-------- Exercise data

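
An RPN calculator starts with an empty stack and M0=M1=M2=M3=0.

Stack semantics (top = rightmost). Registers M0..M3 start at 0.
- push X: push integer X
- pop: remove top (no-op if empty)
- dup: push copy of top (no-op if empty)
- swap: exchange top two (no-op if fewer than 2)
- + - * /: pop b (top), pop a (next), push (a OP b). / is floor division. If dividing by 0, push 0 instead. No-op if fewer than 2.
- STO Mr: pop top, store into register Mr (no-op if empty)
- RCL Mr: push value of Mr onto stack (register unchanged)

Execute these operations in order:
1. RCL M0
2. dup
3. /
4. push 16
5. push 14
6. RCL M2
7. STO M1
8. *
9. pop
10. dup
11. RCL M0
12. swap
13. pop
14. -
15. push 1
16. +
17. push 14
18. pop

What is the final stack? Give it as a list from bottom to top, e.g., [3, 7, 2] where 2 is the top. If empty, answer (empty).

Answer: [1]

Derivation:
After op 1 (RCL M0): stack=[0] mem=[0,0,0,0]
After op 2 (dup): stack=[0,0] mem=[0,0,0,0]
After op 3 (/): stack=[0] mem=[0,0,0,0]
After op 4 (push 16): stack=[0,16] mem=[0,0,0,0]
After op 5 (push 14): stack=[0,16,14] mem=[0,0,0,0]
After op 6 (RCL M2): stack=[0,16,14,0] mem=[0,0,0,0]
After op 7 (STO M1): stack=[0,16,14] mem=[0,0,0,0]
After op 8 (*): stack=[0,224] mem=[0,0,0,0]
After op 9 (pop): stack=[0] mem=[0,0,0,0]
After op 10 (dup): stack=[0,0] mem=[0,0,0,0]
After op 11 (RCL M0): stack=[0,0,0] mem=[0,0,0,0]
After op 12 (swap): stack=[0,0,0] mem=[0,0,0,0]
After op 13 (pop): stack=[0,0] mem=[0,0,0,0]
After op 14 (-): stack=[0] mem=[0,0,0,0]
After op 15 (push 1): stack=[0,1] mem=[0,0,0,0]
After op 16 (+): stack=[1] mem=[0,0,0,0]
After op 17 (push 14): stack=[1,14] mem=[0,0,0,0]
After op 18 (pop): stack=[1] mem=[0,0,0,0]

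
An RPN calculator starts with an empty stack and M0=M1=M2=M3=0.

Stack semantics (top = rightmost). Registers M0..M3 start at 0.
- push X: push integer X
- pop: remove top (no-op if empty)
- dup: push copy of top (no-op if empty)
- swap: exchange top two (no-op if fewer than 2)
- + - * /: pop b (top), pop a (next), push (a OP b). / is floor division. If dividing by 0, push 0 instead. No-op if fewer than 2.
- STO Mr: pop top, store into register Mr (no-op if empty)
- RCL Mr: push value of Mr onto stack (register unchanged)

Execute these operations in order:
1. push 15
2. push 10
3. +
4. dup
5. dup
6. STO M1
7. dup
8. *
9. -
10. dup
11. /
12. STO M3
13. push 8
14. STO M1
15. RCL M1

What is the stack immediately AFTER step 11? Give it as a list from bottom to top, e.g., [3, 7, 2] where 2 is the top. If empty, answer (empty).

After op 1 (push 15): stack=[15] mem=[0,0,0,0]
After op 2 (push 10): stack=[15,10] mem=[0,0,0,0]
After op 3 (+): stack=[25] mem=[0,0,0,0]
After op 4 (dup): stack=[25,25] mem=[0,0,0,0]
After op 5 (dup): stack=[25,25,25] mem=[0,0,0,0]
After op 6 (STO M1): stack=[25,25] mem=[0,25,0,0]
After op 7 (dup): stack=[25,25,25] mem=[0,25,0,0]
After op 8 (*): stack=[25,625] mem=[0,25,0,0]
After op 9 (-): stack=[-600] mem=[0,25,0,0]
After op 10 (dup): stack=[-600,-600] mem=[0,25,0,0]
After op 11 (/): stack=[1] mem=[0,25,0,0]

[1]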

----------------

- Task item -
All lines from the records above should be copied exactly.

- Response -
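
An RPN calculator starts with an empty stack and M0=M1=M2=M3=0.

Stack semantics (top = rightmost). Registers M0..M3 start at 0.
- push X: push integer X
- pop: remove top (no-op if empty)
- dup: push copy of top (no-op if empty)
- swap: exchange top two (no-op if fewer than 2)
- + - * /: pop b (top), pop a (next), push (a OP b). / is floor division. If dividing by 0, push 0 instead. No-op if fewer than 2.
- STO Mr: pop top, store into register Mr (no-op if empty)
- RCL Mr: push value of Mr onto stack (register unchanged)

Execute these operations in order:
1. RCL M0
2. dup
3. /
4. push 16
5. push 14
6. RCL M2
7. STO M1
8. *
9. pop
10. dup
11. RCL M0
12. swap
13. pop
14. -
15. push 1
16. +
17. push 14
18. pop

What is the final stack? Give it as a list from bottom to top, e.g., [3, 7, 2] where 2 is the top. If empty, answer (empty).

Answer: [1]

Derivation:
After op 1 (RCL M0): stack=[0] mem=[0,0,0,0]
After op 2 (dup): stack=[0,0] mem=[0,0,0,0]
After op 3 (/): stack=[0] mem=[0,0,0,0]
After op 4 (push 16): stack=[0,16] mem=[0,0,0,0]
After op 5 (push 14): stack=[0,16,14] mem=[0,0,0,0]
After op 6 (RCL M2): stack=[0,16,14,0] mem=[0,0,0,0]
After op 7 (STO M1): stack=[0,16,14] mem=[0,0,0,0]
After op 8 (*): stack=[0,224] mem=[0,0,0,0]
After op 9 (pop): stack=[0] mem=[0,0,0,0]
After op 10 (dup): stack=[0,0] mem=[0,0,0,0]
After op 11 (RCL M0): stack=[0,0,0] mem=[0,0,0,0]
After op 12 (swap): stack=[0,0,0] mem=[0,0,0,0]
After op 13 (pop): stack=[0,0] mem=[0,0,0,0]
After op 14 (-): stack=[0] mem=[0,0,0,0]
After op 15 (push 1): stack=[0,1] mem=[0,0,0,0]
After op 16 (+): stack=[1] mem=[0,0,0,0]
After op 17 (push 14): stack=[1,14] mem=[0,0,0,0]
After op 18 (pop): stack=[1] mem=[0,0,0,0]

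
An RPN calculator starts with an empty stack and M0=M1=M2=M3=0.

Stack semantics (top = rightmost). Registers M0..M3 start at 0.
- push X: push integer X
- pop: remove top (no-op if empty)
- dup: push copy of top (no-op if empty)
- swap: exchange top two (no-op if fewer than 2)
- + - * /: pop b (top), pop a (next), push (a OP b). / is floor division. If dividing by 0, push 0 instead. No-op if fewer than 2.
- STO Mr: pop top, store into register Mr (no-op if empty)
- RCL Mr: push value of Mr onto stack (register unchanged)

Execute these operations in order:
1. push 15
2. push 10
3. +
4. dup
5. dup
6. STO M1
7. dup
8. *
9. -
10. dup
11. /
12. STO M3
13. push 8
14. STO M1
15. RCL M1

What is the stack immediately AFTER step 11? Give it as a list from bottom to top, e.g., [3, 7, 2] where 2 is the top. If empty, answer (empty).

After op 1 (push 15): stack=[15] mem=[0,0,0,0]
After op 2 (push 10): stack=[15,10] mem=[0,0,0,0]
After op 3 (+): stack=[25] mem=[0,0,0,0]
After op 4 (dup): stack=[25,25] mem=[0,0,0,0]
After op 5 (dup): stack=[25,25,25] mem=[0,0,0,0]
After op 6 (STO M1): stack=[25,25] mem=[0,25,0,0]
After op 7 (dup): stack=[25,25,25] mem=[0,25,0,0]
After op 8 (*): stack=[25,625] mem=[0,25,0,0]
After op 9 (-): stack=[-600] mem=[0,25,0,0]
After op 10 (dup): stack=[-600,-600] mem=[0,25,0,0]
After op 11 (/): stack=[1] mem=[0,25,0,0]

[1]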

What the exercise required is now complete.